= Information given =
┄┄┄┄┄┄┄┄┄┄┄┄┄┄┄┄┄┄┄┄

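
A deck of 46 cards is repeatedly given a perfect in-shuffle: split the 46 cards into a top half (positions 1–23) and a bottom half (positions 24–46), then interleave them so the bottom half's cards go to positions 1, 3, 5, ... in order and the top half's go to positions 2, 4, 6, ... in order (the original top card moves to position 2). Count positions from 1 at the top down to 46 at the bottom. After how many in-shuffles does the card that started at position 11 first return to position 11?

23

Follow position 11 under repeated in-shuffles:
11 → 22 → 44 → 41 → 35 → 23 → 46 → 45 → ... → 11 (length 23)
It first returns after 23 in-shuffles.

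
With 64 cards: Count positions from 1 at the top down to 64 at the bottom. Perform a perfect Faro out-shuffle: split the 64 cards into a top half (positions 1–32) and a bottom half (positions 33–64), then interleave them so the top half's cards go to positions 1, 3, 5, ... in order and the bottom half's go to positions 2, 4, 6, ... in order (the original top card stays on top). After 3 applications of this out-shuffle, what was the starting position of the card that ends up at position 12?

26

Work backwards from position 12, undoing one out-shuffle at a time:
12 ← 38 ← 51 ← 26
So the card now at position 12 started at position 26.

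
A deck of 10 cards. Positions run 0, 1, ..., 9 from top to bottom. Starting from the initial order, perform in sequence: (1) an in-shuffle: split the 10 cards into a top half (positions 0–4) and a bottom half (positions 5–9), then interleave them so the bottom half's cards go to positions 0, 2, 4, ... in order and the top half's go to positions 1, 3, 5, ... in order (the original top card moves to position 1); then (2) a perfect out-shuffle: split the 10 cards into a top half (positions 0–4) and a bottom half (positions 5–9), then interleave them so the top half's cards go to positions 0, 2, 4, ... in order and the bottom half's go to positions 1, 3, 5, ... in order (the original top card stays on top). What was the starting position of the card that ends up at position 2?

0

Undo the operations in reverse order, starting from position 2:
  undo op 2 (out-shuffle, from top half): 2 ← 1
  undo op 1 (in-shuffle, from top half): 1 ← 0
So the card at position 2 came from original position 0.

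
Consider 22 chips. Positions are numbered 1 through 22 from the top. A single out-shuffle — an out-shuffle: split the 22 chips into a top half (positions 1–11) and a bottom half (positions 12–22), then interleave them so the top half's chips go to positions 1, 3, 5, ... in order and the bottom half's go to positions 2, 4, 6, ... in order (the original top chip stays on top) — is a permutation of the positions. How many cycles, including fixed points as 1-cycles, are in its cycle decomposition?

Trace each unvisited position around until it returns:
(1) (2 3 5 9 17 12) (4 7 13) (6 11 21 20 18 14) (8 15) (10 19 16) (22)
7 cycles in total.

7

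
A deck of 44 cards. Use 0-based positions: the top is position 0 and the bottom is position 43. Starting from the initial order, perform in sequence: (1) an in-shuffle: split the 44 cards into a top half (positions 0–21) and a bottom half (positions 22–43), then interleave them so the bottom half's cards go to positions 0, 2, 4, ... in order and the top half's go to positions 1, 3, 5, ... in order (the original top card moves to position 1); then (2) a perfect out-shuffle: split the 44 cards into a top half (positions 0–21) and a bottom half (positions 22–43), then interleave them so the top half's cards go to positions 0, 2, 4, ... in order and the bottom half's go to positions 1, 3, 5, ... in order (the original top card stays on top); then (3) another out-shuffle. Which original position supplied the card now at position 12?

Undo the operations in reverse order, starting from position 12:
  undo op 3 (out-shuffle, from top half): 12 ← 6
  undo op 2 (out-shuffle, from top half): 6 ← 3
  undo op 1 (in-shuffle, from top half): 3 ← 1
So the card at position 12 came from original position 1.

1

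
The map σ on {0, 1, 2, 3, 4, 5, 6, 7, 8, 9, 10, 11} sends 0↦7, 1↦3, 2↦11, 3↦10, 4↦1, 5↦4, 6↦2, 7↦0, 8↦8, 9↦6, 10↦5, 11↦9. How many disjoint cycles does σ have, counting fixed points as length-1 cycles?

4

Cycle decomposition: (0 7) (1 3 10 5 4) (2 11 9 6) (8).
4 cycles.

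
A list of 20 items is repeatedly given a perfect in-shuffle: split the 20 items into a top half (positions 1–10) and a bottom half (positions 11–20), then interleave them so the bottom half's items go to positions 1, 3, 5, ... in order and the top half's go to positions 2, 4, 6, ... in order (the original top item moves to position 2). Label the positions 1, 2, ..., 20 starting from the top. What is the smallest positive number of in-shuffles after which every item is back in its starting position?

6

The in-shuffle permutes the 20 positions with cycle lengths [2, 3, 3, 6, 6].
Every item is home exactly when every cycle has completed a whole number of laps, i.e. after lcm(2, 3, 6) = 6 in-shuffles.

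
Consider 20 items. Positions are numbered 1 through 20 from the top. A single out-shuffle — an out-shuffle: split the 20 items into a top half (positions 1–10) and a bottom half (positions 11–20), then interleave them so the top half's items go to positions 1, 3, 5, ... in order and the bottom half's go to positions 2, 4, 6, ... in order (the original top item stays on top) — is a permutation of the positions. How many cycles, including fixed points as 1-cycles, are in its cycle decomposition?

Trace each unvisited position around until it returns:
(1) (2 3 5 9 17 14 ... len 18) (20)
3 cycles in total.

3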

┄┄┄┄┄┄┄┄┄┄┄┄┄┄┄┄┄┄┄┄

= Exercise brief =
Would you write out the full listing exactly as given?

= Task solution =
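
A deck of 46 cards is repeatedly given a perfect in-shuffle: split the 46 cards into a top half (positions 1–23) and a bottom half (positions 24–46), then interleave them so the bottom half's cards go to positions 1, 3, 5, ... in order and the top half's go to positions 2, 4, 6, ... in order (the original top card moves to position 2). Count positions from 1 at the top down to 46 at the bottom. After how many in-shuffles does the card that started at position 11 first return to position 11?

23

Follow position 11 under repeated in-shuffles:
11 → 22 → 44 → 41 → 35 → 23 → 46 → 45 → ... → 11 (length 23)
It first returns after 23 in-shuffles.

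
With 64 cards: Count positions from 1 at the top down to 64 at the bottom. Perform a perfect Faro out-shuffle: split the 64 cards into a top half (positions 1–32) and a bottom half (positions 33–64), then interleave them so the top half's cards go to positions 1, 3, 5, ... in order and the bottom half's go to positions 2, 4, 6, ... in order (the original top card stays on top). After 3 applications of this out-shuffle, what was the starting position of the card that ends up at position 12?

26

Work backwards from position 12, undoing one out-shuffle at a time:
12 ← 38 ← 51 ← 26
So the card now at position 12 started at position 26.

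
A deck of 10 cards. Positions run 0, 1, ..., 9 from top to bottom. Starting from the initial order, perform in sequence: (1) an in-shuffle: split the 10 cards into a top half (positions 0–4) and a bottom half (positions 5–9), then interleave them so the bottom half's cards go to positions 0, 2, 4, ... in order and the top half's go to positions 1, 3, 5, ... in order (the original top card moves to position 1); then (2) a perfect out-shuffle: split the 10 cards into a top half (positions 0–4) and a bottom half (positions 5–9), then interleave them so the top half's cards go to positions 0, 2, 4, ... in order and the bottom half's go to positions 1, 3, 5, ... in order (the original top card stays on top). What was the starting position of the card that ends up at position 2?

0

Undo the operations in reverse order, starting from position 2:
  undo op 2 (out-shuffle, from top half): 2 ← 1
  undo op 1 (in-shuffle, from top half): 1 ← 0
So the card at position 2 came from original position 0.

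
Consider 22 chips. Positions are numbered 1 through 22 from the top. A single out-shuffle — an out-shuffle: split the 22 chips into a top half (positions 1–11) and a bottom half (positions 12–22), then interleave them so the top half's chips go to positions 1, 3, 5, ... in order and the bottom half's go to positions 2, 4, 6, ... in order (the original top chip stays on top) — is a permutation of the positions. How many cycles, including fixed points as 1-cycles, are in its cycle decomposition?

Trace each unvisited position around until it returns:
(1) (2 3 5 9 17 12) (4 7 13) (6 11 21 20 18 14) (8 15) (10 19 16) (22)
7 cycles in total.

7

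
A deck of 44 cards. Use 0-based positions: the top is position 0 and the bottom is position 43. Starting from the initial order, perform in sequence: (1) an in-shuffle: split the 44 cards into a top half (positions 0–21) and a bottom half (positions 22–43), then interleave them so the bottom half's cards go to positions 0, 2, 4, ... in order and the top half's go to positions 1, 3, 5, ... in order (the original top card moves to position 1); then (2) a perfect out-shuffle: split the 44 cards into a top half (positions 0–21) and a bottom half (positions 22–43), then interleave them so the top half's cards go to positions 0, 2, 4, ... in order and the bottom half's go to positions 1, 3, 5, ... in order (the original top card stays on top); then (3) another out-shuffle. Which original position supplied the card now at position 12?

Undo the operations in reverse order, starting from position 12:
  undo op 3 (out-shuffle, from top half): 12 ← 6
  undo op 2 (out-shuffle, from top half): 6 ← 3
  undo op 1 (in-shuffle, from top half): 3 ← 1
So the card at position 12 came from original position 1.

1

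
The map σ on {0, 1, 2, 3, 4, 5, 6, 7, 8, 9, 10, 11} sends 0↦7, 1↦3, 2↦11, 3↦10, 4↦1, 5↦4, 6↦2, 7↦0, 8↦8, 9↦6, 10↦5, 11↦9. How many disjoint cycles does σ have, counting fixed points as length-1 cycles?

4

Cycle decomposition: (0 7) (1 3 10 5 4) (2 11 9 6) (8).
4 cycles.

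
A list of 20 items is repeatedly given a perfect in-shuffle: split the 20 items into a top half (positions 1–10) and a bottom half (positions 11–20), then interleave them so the bottom half's items go to positions 1, 3, 5, ... in order and the top half's go to positions 2, 4, 6, ... in order (the original top item moves to position 2). Label the positions 1, 2, ..., 20 starting from the top. What is the smallest positive number of in-shuffles after which every item is back in its starting position?

6

The in-shuffle permutes the 20 positions with cycle lengths [2, 3, 3, 6, 6].
Every item is home exactly when every cycle has completed a whole number of laps, i.e. after lcm(2, 3, 6) = 6 in-shuffles.

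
Consider 20 items. Positions are numbered 1 through 20 from the top. A single out-shuffle — an out-shuffle: split the 20 items into a top half (positions 1–10) and a bottom half (positions 11–20), then interleave them so the top half's items go to positions 1, 3, 5, ... in order and the bottom half's go to positions 2, 4, 6, ... in order (the original top item stays on top) — is a permutation of the positions. How many cycles, including fixed points as 1-cycles, are in its cycle decomposition?

Trace each unvisited position around until it returns:
(1) (2 3 5 9 17 14 ... len 18) (20)
3 cycles in total.

3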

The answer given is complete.